** Goal of the exercise **
Copy out the entries exactly. Print them in full.

** Exercise data **
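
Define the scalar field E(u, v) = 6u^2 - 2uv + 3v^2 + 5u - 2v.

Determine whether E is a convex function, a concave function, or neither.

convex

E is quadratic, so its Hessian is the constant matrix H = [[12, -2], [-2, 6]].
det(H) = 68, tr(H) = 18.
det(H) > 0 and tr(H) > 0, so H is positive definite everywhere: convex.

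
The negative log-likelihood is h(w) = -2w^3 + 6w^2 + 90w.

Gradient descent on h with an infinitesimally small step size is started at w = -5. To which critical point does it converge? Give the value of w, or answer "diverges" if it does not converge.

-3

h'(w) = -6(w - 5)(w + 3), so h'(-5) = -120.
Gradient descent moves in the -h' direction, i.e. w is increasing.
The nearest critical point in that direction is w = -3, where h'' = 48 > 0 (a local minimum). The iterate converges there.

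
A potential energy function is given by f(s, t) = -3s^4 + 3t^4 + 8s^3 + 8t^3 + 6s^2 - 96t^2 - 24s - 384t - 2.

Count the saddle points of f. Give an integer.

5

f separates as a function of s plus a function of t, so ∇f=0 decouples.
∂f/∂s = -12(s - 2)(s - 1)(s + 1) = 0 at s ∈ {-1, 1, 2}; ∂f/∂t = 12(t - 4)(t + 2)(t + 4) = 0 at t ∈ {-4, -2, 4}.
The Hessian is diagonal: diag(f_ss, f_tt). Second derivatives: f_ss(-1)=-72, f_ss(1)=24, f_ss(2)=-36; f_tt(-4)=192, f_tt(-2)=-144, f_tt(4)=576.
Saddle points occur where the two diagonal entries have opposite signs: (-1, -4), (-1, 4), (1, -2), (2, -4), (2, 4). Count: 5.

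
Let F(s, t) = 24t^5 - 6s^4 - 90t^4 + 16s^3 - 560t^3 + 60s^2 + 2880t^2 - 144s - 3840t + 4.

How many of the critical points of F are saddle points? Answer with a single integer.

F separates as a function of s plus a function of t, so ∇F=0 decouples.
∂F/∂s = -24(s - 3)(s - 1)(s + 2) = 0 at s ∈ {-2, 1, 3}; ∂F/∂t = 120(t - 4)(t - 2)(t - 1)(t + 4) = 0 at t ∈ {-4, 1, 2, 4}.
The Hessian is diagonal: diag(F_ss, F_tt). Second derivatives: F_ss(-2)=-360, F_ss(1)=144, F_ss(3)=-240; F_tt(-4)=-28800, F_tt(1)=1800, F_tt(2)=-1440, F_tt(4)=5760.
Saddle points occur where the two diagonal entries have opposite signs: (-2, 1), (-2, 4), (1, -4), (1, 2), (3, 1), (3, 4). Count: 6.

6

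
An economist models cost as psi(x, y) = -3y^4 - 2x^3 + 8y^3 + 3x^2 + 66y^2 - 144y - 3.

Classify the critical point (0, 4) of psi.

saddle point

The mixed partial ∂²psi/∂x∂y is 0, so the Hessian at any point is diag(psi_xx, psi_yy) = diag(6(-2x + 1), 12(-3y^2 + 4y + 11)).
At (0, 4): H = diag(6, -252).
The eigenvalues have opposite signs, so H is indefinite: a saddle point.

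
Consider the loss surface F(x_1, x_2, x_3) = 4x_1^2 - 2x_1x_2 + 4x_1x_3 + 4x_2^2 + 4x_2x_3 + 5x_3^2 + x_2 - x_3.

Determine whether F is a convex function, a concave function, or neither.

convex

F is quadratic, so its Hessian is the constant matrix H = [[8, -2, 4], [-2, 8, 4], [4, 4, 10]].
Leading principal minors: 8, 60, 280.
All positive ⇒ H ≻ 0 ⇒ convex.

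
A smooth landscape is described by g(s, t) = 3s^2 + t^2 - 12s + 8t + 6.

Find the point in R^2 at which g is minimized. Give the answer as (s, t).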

** Written solution **
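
Define the scalar field E(u, v) = 6u^2 - 2uv + 3v^2 + 5u - 2v.

Determine whether E is a convex function, a concave function, or neither.

convex

E is quadratic, so its Hessian is the constant matrix H = [[12, -2], [-2, 6]].
det(H) = 68, tr(H) = 18.
det(H) > 0 and tr(H) > 0, so H is positive definite everywhere: convex.

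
The negative log-likelihood is h(w) = -2w^3 + 6w^2 + 90w.

Gradient descent on h with an infinitesimally small step size is started at w = -5. To which critical point does it converge? Give the value of w, or answer "diverges" if it does not converge.

-3

h'(w) = -6(w - 5)(w + 3), so h'(-5) = -120.
Gradient descent moves in the -h' direction, i.e. w is increasing.
The nearest critical point in that direction is w = -3, where h'' = 48 > 0 (a local minimum). The iterate converges there.

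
A potential energy function is given by f(s, t) = -3s^4 + 3t^4 + 8s^3 + 8t^3 + 6s^2 - 96t^2 - 24s - 384t - 2.

Count the saddle points of f. Give an integer.

5

f separates as a function of s plus a function of t, so ∇f=0 decouples.
∂f/∂s = -12(s - 2)(s - 1)(s + 1) = 0 at s ∈ {-1, 1, 2}; ∂f/∂t = 12(t - 4)(t + 2)(t + 4) = 0 at t ∈ {-4, -2, 4}.
The Hessian is diagonal: diag(f_ss, f_tt). Second derivatives: f_ss(-1)=-72, f_ss(1)=24, f_ss(2)=-36; f_tt(-4)=192, f_tt(-2)=-144, f_tt(4)=576.
Saddle points occur where the two diagonal entries have opposite signs: (-1, -4), (-1, 4), (1, -2), (2, -4), (2, 4). Count: 5.

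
Let F(s, t) = 24t^5 - 6s^4 - 90t^4 + 16s^3 - 560t^3 + 60s^2 + 2880t^2 - 144s - 3840t + 4.

How many of the critical points of F are saddle points? Answer with a single integer.

F separates as a function of s plus a function of t, so ∇F=0 decouples.
∂F/∂s = -24(s - 3)(s - 1)(s + 2) = 0 at s ∈ {-2, 1, 3}; ∂F/∂t = 120(t - 4)(t - 2)(t - 1)(t + 4) = 0 at t ∈ {-4, 1, 2, 4}.
The Hessian is diagonal: diag(F_ss, F_tt). Second derivatives: F_ss(-2)=-360, F_ss(1)=144, F_ss(3)=-240; F_tt(-4)=-28800, F_tt(1)=1800, F_tt(2)=-1440, F_tt(4)=5760.
Saddle points occur where the two diagonal entries have opposite signs: (-2, 1), (-2, 4), (1, -4), (1, 2), (3, 1), (3, 4). Count: 6.

6

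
An economist models cost as psi(x, y) = -3y^4 - 2x^3 + 8y^3 + 3x^2 + 66y^2 - 144y - 3.

Classify the critical point (0, 4) of psi.

saddle point

The mixed partial ∂²psi/∂x∂y is 0, so the Hessian at any point is diag(psi_xx, psi_yy) = diag(6(-2x + 1), 12(-3y^2 + 4y + 11)).
At (0, 4): H = diag(6, -252).
The eigenvalues have opposite signs, so H is indefinite: a saddle point.

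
Consider the loss surface F(x_1, x_2, x_3) = 4x_1^2 - 2x_1x_2 + 4x_1x_3 + 4x_2^2 + 4x_2x_3 + 5x_3^2 + x_2 - x_3.

Determine whether F is a convex function, a concave function, or neither.

convex

F is quadratic, so its Hessian is the constant matrix H = [[8, -2, 4], [-2, 8, 4], [4, 4, 10]].
Leading principal minors: 8, 60, 280.
All positive ⇒ H ≻ 0 ⇒ convex.

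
A smooth landscape is described by g(s, t) = 3s^2 + t^2 - 12s + 8t + 6.

Find the point in R^2 at which g is minimized. Give the answer as (s, t).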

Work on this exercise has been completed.